■ **TASK TO CARRY OUT**
Repeat each entry exactly.

==== RECORDS FOR THIS EXERCISE

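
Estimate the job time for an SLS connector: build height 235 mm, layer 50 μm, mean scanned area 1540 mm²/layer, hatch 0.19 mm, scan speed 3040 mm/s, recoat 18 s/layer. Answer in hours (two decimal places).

26.98 hours

Number of layers: 235 / 0.05 → 4700 (rounded up).
Scan path per layer = 1540 / 0.19, so 8105.3 mm.
Scan time per layer: 8105.3 / 3040 → 2.6662 s.
Time per layer: 2.6662 + 18 → 20.6662 s.
Total: 4700 × 20.6662 s = 97131.14 s → 26.98 hours.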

========

■ **ANSWER SECTION**
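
Estimate the job time for an SLS connector: build height 235 mm, layer 50 μm, mean scanned area 1540 mm²/layer, hatch 0.19 mm, scan speed 3040 mm/s, recoat 18 s/layer. Answer in hours (two decimal places).

26.98 hours

Number of layers: 235 / 0.05 → 4700 (rounded up).
Scan path per layer = 1540 / 0.19, so 8105.3 mm.
Scan time per layer: 8105.3 / 3040 → 2.6662 s.
Time per layer: 2.6662 + 18 → 20.6662 s.
Total: 4700 × 20.6662 s = 97131.14 s → 26.98 hours.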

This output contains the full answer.